DATA EXCERPTS |
[Start of section]

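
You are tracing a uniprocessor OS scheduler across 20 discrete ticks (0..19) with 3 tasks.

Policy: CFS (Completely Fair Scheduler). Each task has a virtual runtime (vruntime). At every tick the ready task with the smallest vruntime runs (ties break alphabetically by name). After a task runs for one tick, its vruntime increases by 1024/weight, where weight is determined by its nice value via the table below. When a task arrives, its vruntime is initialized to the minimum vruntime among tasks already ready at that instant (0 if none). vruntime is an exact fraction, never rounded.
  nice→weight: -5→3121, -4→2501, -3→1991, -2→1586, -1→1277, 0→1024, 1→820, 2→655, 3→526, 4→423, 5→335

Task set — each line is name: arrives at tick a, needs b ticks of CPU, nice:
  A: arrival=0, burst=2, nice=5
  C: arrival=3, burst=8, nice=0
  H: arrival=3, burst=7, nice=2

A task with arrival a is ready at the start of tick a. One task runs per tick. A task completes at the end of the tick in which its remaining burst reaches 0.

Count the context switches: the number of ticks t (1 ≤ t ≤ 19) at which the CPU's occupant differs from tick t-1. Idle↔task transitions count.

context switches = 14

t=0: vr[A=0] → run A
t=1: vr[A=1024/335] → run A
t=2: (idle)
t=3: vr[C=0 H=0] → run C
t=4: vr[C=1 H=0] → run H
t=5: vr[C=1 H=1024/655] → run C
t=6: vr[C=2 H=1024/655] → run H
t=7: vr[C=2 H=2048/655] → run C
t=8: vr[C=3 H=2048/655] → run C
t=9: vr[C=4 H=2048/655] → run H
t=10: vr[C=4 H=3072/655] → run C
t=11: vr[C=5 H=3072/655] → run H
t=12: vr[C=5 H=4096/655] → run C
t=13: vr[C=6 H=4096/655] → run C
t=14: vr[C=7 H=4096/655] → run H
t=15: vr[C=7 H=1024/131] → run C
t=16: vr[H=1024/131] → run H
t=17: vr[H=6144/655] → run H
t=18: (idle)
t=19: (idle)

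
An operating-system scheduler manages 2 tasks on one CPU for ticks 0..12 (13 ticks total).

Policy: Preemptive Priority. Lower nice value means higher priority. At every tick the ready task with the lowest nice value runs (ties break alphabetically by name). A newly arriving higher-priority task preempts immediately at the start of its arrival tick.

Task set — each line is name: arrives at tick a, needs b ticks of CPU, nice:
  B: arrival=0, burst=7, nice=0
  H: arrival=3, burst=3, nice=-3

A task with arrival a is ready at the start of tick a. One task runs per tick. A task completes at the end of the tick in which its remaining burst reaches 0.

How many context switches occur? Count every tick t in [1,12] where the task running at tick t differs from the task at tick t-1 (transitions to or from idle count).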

[End of section]
[Start of section]

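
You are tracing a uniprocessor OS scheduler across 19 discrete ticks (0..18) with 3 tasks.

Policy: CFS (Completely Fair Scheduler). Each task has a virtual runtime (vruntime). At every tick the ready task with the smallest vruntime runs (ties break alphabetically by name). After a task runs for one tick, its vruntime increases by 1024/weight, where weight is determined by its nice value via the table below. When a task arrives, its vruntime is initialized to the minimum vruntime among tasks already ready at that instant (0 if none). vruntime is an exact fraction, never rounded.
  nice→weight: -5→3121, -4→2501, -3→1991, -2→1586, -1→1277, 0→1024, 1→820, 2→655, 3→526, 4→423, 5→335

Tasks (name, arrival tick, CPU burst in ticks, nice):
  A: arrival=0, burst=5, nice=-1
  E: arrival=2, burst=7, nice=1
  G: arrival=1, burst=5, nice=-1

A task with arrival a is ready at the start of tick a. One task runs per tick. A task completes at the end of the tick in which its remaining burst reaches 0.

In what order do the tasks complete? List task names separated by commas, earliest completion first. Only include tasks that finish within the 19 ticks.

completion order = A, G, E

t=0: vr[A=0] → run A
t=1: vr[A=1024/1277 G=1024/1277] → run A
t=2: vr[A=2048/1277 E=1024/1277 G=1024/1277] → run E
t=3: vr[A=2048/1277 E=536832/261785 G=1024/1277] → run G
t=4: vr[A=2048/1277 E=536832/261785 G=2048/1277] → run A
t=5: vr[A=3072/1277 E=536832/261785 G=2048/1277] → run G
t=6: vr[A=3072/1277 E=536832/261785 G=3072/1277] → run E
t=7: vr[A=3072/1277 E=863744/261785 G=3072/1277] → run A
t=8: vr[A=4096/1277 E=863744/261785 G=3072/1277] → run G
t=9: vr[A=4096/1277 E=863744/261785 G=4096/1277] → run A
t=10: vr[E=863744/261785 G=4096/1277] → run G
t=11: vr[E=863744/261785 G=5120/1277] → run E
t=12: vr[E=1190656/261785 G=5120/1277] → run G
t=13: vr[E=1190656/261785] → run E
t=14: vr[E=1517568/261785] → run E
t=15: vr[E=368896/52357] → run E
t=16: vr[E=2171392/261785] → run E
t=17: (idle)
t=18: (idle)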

[End of section]

Which of the lines above contain "uniprocessor"? Return them all.

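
You are tracing a uniprocessor OS scheduler across 20 discrete ticks (0..19) with 3 tasks.
You are tracing a uniprocessor OS scheduler across 19 discrete ticks (0..18) with 3 tasks.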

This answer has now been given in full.